:: Supplied records ::
····················

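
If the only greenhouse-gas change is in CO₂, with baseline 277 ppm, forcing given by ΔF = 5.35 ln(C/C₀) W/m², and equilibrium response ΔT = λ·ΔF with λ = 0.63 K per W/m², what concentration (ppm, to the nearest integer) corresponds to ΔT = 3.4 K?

C ≈ 760 ppm

Required forcing: ΔF = ΔT/λ = 3.4/0.63 = 5.3968 W/m².
Then ln(C/277) = ΔF/5.35 = 5.3968/5.35 = 1.00875.
So C = 277 × e^1.00875 = 277 × 2.74217 = 759.58 ppm.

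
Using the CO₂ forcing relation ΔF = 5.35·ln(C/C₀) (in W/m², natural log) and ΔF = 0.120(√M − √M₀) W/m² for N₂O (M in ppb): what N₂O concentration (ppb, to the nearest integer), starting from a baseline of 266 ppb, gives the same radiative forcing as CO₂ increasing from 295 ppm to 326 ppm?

CO₂ forcing: 5.35 × ln(326/295) = 5.35 × 0.099922 = 0.53458 W/m².
Set 0.120(√M − √266) = 0.53458: √M = 0.53458/0.120 + √266 = 4.4548 + 16.3095 = 20.7643.
M = (20.7643)² = 431.16 ppb.

M ≈ 431 ppb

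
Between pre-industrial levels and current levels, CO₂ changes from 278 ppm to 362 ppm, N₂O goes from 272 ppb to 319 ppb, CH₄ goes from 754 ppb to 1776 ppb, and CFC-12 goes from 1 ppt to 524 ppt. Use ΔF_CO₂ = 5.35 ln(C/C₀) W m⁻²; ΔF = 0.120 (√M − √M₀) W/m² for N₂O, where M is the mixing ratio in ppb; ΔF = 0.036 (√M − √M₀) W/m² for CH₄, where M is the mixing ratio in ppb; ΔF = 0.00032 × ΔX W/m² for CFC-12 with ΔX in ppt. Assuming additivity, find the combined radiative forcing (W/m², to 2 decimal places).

CO₂: 5.35 × ln(362/278) = 5.35 × ln(1.30216) = 5.35 × 0.26402 = 1.4125 W/m².
N₂O: 0.120 × (√319 − √272) = 0.120 × (17.8606 − 16.4924) = 0.120 × 1.3682 = 0.1642 W/m².
CH₄: 0.036 × (√1776 − √754) = 0.036 × (42.1426 − 27.4591) = 0.036 × 14.6835 = 0.5286 W/m².
CFC-12: ΔF = 0.00032 × (524 − 1) = 0.00032 × 523 = 0.1674 W/m².
Total ΔF = 1.4125 + 0.1642 + 0.5286 + 0.1674 = 2.2727 W/m².

ΔF = 2.27 W/m²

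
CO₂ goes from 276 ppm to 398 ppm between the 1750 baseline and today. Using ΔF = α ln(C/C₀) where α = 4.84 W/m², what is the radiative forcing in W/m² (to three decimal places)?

ΔF = 1.772 W/m²

CO₂ absorption bands are partially saturated, so forcing scales with the logarithm of the concentration ratio.
CO₂: 4.84 × ln(398/276) = 4.84 × ln(1.44203) = 4.84 × 0.36605 = 1.7717 W/m².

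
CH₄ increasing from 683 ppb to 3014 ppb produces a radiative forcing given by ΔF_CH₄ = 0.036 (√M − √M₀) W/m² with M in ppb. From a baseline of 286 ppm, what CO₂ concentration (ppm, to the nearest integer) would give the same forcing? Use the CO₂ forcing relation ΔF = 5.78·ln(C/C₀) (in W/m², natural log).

C ≈ 342 ppm

CH₄ forcing: 0.036 × (√3014 − √683) = 0.036 × (54.8999 − 26.1343) = 0.036 × 28.7656 = 1.03556 W/m².
Set 5.78 ln(C/286) = 1.03556: ln(C/286) = 1.03556/5.78 = 0.17916, so C = 286 × e^0.17916 = 286 × 1.19621 = 342.12 ppm.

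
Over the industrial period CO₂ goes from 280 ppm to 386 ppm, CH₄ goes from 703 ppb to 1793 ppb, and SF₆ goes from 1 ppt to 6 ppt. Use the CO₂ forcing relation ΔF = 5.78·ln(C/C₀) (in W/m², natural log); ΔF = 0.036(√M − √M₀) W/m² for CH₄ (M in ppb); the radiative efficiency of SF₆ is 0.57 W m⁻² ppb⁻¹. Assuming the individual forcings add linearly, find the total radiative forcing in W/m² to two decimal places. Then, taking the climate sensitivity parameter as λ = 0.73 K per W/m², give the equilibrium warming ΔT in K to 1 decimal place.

CO₂: 5.78 × ln(386/280) = 5.78 × ln(1.37857) = 5.78 × 0.32105 = 1.8557 W/m².
CH₄: 0.036 × (√1793 − √703) = 0.036 × (42.3438 − 26.5141) = 0.036 × 15.8297 = 0.5699 W/m².
SF₆: Δ = 6 − 1 = 5 ppt = 0.005 ppb; ΔF = 0.57 × 0.005 = 0.0029 W/m².
Total ΔF = 1.8557 + 0.5699 + 0.0029 = 2.4285 W/m².
ΔT = λ ΔF = 0.73 × 2.43 = 1.7739 K.

ΔF = 2.43 W/m²; ΔT = 1.8 K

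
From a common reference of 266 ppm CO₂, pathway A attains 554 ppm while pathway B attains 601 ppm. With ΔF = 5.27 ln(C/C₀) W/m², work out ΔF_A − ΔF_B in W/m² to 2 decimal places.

ΔF_A − ΔF_B = -0.43 W/m²

ΔF_A = 5.27 ln(554/266) = 5.27 × 0.73367 = 3.8664 W/m².
ΔF_B = 5.27 ln(601/266) = 5.27 × 0.81510 = 4.2956 W/m².
Difference: 3.8664 − 4.2956 = -0.4292 W/m².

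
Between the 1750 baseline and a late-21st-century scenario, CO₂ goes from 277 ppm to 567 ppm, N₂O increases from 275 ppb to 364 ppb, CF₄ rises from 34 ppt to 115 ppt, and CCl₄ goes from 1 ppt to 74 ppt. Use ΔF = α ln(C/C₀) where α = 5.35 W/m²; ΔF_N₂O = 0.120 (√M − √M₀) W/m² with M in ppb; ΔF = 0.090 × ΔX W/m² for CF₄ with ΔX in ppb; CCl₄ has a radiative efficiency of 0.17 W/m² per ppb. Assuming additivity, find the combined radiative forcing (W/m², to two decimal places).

CO₂: 5.35 × ln(567/277) = 5.35 × ln(2.04693) = 5.35 × 0.71634 = 3.8324 W/m².
N₂O: 0.120 × (√364 − √275) = 0.120 × (19.0788 − 16.5831) = 0.120 × 2.4957 = 0.2995 W/m².
CF₄: Δ = 115 − 34 = 81 ppt = 0.081 ppb; ΔF = 0.090 × 0.081 = 0.0073 W/m².
CCl₄: Δ = 74 − 1 = 73 ppt = 0.073 ppb; ΔF = 0.17 × 0.073 = 0.0124 W/m².
Total ΔF = 3.8324 + 0.2995 + 0.0073 + 0.0124 = 4.1516 W/m².

ΔF = 4.15 W/m²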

····················

:: Activity ::
Transcribe the full listing exactly, omitting nothing.

:: Expected answer ::
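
If the only greenhouse-gas change is in CO₂, with baseline 277 ppm, forcing given by ΔF = 5.35 ln(C/C₀) W/m², and equilibrium response ΔT = λ·ΔF with λ = 0.63 K per W/m², what concentration (ppm, to the nearest integer) corresponds to ΔT = 3.4 K?

C ≈ 760 ppm

Required forcing: ΔF = ΔT/λ = 3.4/0.63 = 5.3968 W/m².
Then ln(C/277) = ΔF/5.35 = 5.3968/5.35 = 1.00875.
So C = 277 × e^1.00875 = 277 × 2.74217 = 759.58 ppm.

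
Using the CO₂ forcing relation ΔF = 5.35·ln(C/C₀) (in W/m², natural log) and ΔF = 0.120(√M − √M₀) W/m² for N₂O (M in ppb): what N₂O concentration (ppb, to the nearest integer), starting from a baseline of 266 ppb, gives the same radiative forcing as CO₂ increasing from 295 ppm to 326 ppm?

CO₂ forcing: 5.35 × ln(326/295) = 5.35 × 0.099922 = 0.53458 W/m².
Set 0.120(√M − √266) = 0.53458: √M = 0.53458/0.120 + √266 = 4.4548 + 16.3095 = 20.7643.
M = (20.7643)² = 431.16 ppb.

M ≈ 431 ppb

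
Between pre-industrial levels and current levels, CO₂ changes from 278 ppm to 362 ppm, N₂O goes from 272 ppb to 319 ppb, CH₄ goes from 754 ppb to 1776 ppb, and CFC-12 goes from 1 ppt to 524 ppt. Use ΔF_CO₂ = 5.35 ln(C/C₀) W m⁻²; ΔF = 0.120 (√M − √M₀) W/m² for N₂O, where M is the mixing ratio in ppb; ΔF = 0.036 (√M − √M₀) W/m² for CH₄, where M is the mixing ratio in ppb; ΔF = 0.00032 × ΔX W/m² for CFC-12 with ΔX in ppt. Assuming additivity, find the combined radiative forcing (W/m², to 2 decimal places).

CO₂: 5.35 × ln(362/278) = 5.35 × ln(1.30216) = 5.35 × 0.26402 = 1.4125 W/m².
N₂O: 0.120 × (√319 − √272) = 0.120 × (17.8606 − 16.4924) = 0.120 × 1.3682 = 0.1642 W/m².
CH₄: 0.036 × (√1776 − √754) = 0.036 × (42.1426 − 27.4591) = 0.036 × 14.6835 = 0.5286 W/m².
CFC-12: ΔF = 0.00032 × (524 − 1) = 0.00032 × 523 = 0.1674 W/m².
Total ΔF = 1.4125 + 0.1642 + 0.5286 + 0.1674 = 2.2727 W/m².

ΔF = 2.27 W/m²

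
CO₂ goes from 276 ppm to 398 ppm between the 1750 baseline and today. Using ΔF = α ln(C/C₀) where α = 4.84 W/m², what is the radiative forcing in W/m² (to three decimal places)?

ΔF = 1.772 W/m²

CO₂ absorption bands are partially saturated, so forcing scales with the logarithm of the concentration ratio.
CO₂: 4.84 × ln(398/276) = 4.84 × ln(1.44203) = 4.84 × 0.36605 = 1.7717 W/m².

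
CH₄ increasing from 683 ppb to 3014 ppb produces a radiative forcing given by ΔF_CH₄ = 0.036 (√M − √M₀) W/m² with M in ppb. From a baseline of 286 ppm, what CO₂ concentration (ppm, to the nearest integer) would give the same forcing? Use the CO₂ forcing relation ΔF = 5.78·ln(C/C₀) (in W/m², natural log).

C ≈ 342 ppm

CH₄ forcing: 0.036 × (√3014 − √683) = 0.036 × (54.8999 − 26.1343) = 0.036 × 28.7656 = 1.03556 W/m².
Set 5.78 ln(C/286) = 1.03556: ln(C/286) = 1.03556/5.78 = 0.17916, so C = 286 × e^0.17916 = 286 × 1.19621 = 342.12 ppm.

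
Over the industrial period CO₂ goes from 280 ppm to 386 ppm, CH₄ goes from 703 ppb to 1793 ppb, and SF₆ goes from 1 ppt to 6 ppt. Use the CO₂ forcing relation ΔF = 5.78·ln(C/C₀) (in W/m², natural log); ΔF = 0.036(√M − √M₀) W/m² for CH₄ (M in ppb); the radiative efficiency of SF₆ is 0.57 W m⁻² ppb⁻¹. Assuming the individual forcings add linearly, find the total radiative forcing in W/m² to two decimal places. Then, taking the climate sensitivity parameter as λ = 0.73 K per W/m², give the equilibrium warming ΔT in K to 1 decimal place.

CO₂: 5.78 × ln(386/280) = 5.78 × ln(1.37857) = 5.78 × 0.32105 = 1.8557 W/m².
CH₄: 0.036 × (√1793 − √703) = 0.036 × (42.3438 − 26.5141) = 0.036 × 15.8297 = 0.5699 W/m².
SF₆: Δ = 6 − 1 = 5 ppt = 0.005 ppb; ΔF = 0.57 × 0.005 = 0.0029 W/m².
Total ΔF = 1.8557 + 0.5699 + 0.0029 = 2.4285 W/m².
ΔT = λ ΔF = 0.73 × 2.43 = 1.7739 K.

ΔF = 2.43 W/m²; ΔT = 1.8 K

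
From a common reference of 266 ppm CO₂, pathway A attains 554 ppm while pathway B attains 601 ppm. With ΔF = 5.27 ln(C/C₀) W/m², work out ΔF_A − ΔF_B in W/m² to 2 decimal places.

ΔF_A − ΔF_B = -0.43 W/m²

ΔF_A = 5.27 ln(554/266) = 5.27 × 0.73367 = 3.8664 W/m².
ΔF_B = 5.27 ln(601/266) = 5.27 × 0.81510 = 4.2956 W/m².
Difference: 3.8664 − 4.2956 = -0.4292 W/m².

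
Between the 1750 baseline and a late-21st-century scenario, CO₂ goes from 277 ppm to 567 ppm, N₂O increases from 275 ppb to 364 ppb, CF₄ rises from 34 ppt to 115 ppt, and CCl₄ goes from 1 ppt to 74 ppt. Use ΔF = α ln(C/C₀) where α = 5.35 W/m²; ΔF_N₂O = 0.120 (√M − √M₀) W/m² with M in ppb; ΔF = 0.090 × ΔX W/m² for CF₄ with ΔX in ppb; CCl₄ has a radiative efficiency of 0.17 W/m² per ppb. Assuming additivity, find the combined radiative forcing (W/m², to two decimal places).

CO₂: 5.35 × ln(567/277) = 5.35 × ln(2.04693) = 5.35 × 0.71634 = 3.8324 W/m².
N₂O: 0.120 × (√364 − √275) = 0.120 × (19.0788 − 16.5831) = 0.120 × 2.4957 = 0.2995 W/m².
CF₄: Δ = 115 − 34 = 81 ppt = 0.081 ppb; ΔF = 0.090 × 0.081 = 0.0073 W/m².
CCl₄: Δ = 74 − 1 = 73 ppt = 0.073 ppb; ΔF = 0.17 × 0.073 = 0.0124 W/m².
Total ΔF = 3.8324 + 0.2995 + 0.0073 + 0.0124 = 4.1516 W/m².

ΔF = 4.15 W/m²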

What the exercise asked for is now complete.